─── Given records ───

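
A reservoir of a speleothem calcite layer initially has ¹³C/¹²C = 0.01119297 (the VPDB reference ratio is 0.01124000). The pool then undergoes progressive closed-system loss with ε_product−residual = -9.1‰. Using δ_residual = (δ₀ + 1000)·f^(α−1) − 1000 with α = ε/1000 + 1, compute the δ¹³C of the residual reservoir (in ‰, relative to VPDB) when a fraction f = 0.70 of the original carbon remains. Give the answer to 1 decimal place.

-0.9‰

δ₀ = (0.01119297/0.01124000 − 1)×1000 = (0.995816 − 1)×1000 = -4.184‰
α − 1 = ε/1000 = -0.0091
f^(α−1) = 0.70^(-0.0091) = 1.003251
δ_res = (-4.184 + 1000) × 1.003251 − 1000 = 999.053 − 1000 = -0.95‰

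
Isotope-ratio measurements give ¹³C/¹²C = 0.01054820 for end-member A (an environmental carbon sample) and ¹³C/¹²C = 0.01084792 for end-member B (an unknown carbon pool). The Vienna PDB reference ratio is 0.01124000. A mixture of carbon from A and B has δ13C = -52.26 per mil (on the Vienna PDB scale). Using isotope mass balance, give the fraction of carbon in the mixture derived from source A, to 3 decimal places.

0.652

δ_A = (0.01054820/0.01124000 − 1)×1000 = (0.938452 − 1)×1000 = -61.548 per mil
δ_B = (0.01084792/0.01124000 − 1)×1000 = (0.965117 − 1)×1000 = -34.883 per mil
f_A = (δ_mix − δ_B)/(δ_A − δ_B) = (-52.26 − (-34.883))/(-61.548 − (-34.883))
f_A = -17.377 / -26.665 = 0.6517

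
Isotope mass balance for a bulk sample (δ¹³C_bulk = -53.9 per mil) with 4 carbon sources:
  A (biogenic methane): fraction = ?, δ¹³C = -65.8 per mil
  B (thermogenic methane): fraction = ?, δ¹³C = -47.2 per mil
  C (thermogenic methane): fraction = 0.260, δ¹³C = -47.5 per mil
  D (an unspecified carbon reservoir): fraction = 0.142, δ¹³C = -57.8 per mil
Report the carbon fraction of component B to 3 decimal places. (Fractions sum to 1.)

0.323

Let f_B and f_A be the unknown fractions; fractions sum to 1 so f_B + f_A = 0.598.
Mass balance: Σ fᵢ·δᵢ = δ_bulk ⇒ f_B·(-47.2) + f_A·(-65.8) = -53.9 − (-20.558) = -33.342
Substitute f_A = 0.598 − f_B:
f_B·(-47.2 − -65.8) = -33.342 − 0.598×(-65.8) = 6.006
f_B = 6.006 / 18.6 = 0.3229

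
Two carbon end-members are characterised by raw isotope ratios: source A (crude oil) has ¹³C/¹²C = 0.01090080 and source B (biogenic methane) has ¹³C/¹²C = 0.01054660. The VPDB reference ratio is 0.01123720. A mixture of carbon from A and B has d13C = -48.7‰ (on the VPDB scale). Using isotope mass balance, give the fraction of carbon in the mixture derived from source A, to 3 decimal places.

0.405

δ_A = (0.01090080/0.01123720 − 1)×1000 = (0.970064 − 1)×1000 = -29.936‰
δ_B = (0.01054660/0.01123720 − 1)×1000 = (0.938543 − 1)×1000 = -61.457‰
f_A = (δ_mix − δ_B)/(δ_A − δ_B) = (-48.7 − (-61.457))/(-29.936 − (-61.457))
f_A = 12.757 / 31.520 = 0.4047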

───
─── Given records ───

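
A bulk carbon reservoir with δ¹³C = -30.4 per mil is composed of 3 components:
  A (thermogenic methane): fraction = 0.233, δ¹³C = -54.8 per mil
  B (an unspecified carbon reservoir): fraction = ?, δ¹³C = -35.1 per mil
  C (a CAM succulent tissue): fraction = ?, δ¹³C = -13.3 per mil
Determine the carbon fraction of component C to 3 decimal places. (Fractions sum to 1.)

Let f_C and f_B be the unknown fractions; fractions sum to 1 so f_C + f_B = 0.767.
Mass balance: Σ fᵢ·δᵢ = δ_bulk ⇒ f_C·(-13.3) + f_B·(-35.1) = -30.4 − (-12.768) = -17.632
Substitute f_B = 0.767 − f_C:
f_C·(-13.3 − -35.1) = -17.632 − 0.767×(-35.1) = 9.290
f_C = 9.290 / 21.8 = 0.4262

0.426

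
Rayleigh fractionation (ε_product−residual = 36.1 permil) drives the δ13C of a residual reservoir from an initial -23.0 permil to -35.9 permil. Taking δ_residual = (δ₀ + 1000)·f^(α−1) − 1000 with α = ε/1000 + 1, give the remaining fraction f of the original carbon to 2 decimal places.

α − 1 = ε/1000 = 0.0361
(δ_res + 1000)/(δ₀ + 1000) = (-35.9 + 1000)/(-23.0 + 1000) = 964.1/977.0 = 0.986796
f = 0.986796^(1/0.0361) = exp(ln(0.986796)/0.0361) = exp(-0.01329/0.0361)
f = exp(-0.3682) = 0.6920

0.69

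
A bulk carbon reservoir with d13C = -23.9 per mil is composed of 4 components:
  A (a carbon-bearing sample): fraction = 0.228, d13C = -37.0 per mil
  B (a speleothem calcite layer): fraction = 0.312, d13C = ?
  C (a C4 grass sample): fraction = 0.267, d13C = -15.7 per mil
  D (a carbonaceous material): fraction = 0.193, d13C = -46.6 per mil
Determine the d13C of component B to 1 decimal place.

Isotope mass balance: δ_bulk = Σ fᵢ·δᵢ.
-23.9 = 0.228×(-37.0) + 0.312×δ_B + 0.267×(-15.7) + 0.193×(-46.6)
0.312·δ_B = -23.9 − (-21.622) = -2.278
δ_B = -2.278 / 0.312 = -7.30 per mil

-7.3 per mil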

───
─── Given records ───

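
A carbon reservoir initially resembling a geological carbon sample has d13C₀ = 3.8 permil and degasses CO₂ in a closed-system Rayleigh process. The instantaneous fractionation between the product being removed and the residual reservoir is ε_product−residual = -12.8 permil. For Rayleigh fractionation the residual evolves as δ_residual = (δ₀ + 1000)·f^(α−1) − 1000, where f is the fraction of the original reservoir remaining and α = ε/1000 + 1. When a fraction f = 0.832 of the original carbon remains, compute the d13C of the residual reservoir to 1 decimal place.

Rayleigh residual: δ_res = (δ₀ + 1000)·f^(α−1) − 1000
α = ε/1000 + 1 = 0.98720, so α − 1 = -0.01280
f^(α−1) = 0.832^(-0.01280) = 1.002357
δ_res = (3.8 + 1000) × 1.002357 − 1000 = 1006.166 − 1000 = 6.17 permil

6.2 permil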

───

What the task requires: Among the records, find every line with the word "thermogenic" and copy it.

Answer to the problem:
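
  B (thermogenic methane): fraction = ?, δ¹³C = -47.2 per mil
  C (thermogenic methane): fraction = 0.260, δ¹³C = -47.5 per mil
  A (thermogenic methane): fraction = 0.233, δ¹³C = -54.8 per mil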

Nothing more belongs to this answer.